# YOUR GOAL
Every line from the first in the listing below to the line containing "output Y = g6" is to be repeated exactly, and no line past it.

--- --- ---

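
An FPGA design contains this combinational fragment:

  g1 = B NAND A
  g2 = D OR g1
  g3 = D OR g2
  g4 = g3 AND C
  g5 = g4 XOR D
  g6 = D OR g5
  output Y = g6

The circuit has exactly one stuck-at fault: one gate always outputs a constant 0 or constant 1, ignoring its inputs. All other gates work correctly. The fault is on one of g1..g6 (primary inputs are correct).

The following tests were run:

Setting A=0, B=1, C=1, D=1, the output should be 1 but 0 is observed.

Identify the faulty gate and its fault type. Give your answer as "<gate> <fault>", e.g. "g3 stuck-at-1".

Fault-free values for test 1 (A=0, B=1, C=1, D=1): g1=1, g2=1, g3=1, g4=1, g5=0, g6=1, giving Y=1. Observed 0.
Test 1: faults giving observed 0 are {g6 stuck-at-0}.
Only g6 stuck-at-0 is consistent with every test.

g6 stuck-at-0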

--- --- ---

# ANSWER AREA
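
An FPGA design contains this combinational fragment:

  g1 = B NAND A
  g2 = D OR g1
  g3 = D OR g2
  g4 = g3 AND C
  g5 = g4 XOR D
  g6 = D OR g5
  output Y = g6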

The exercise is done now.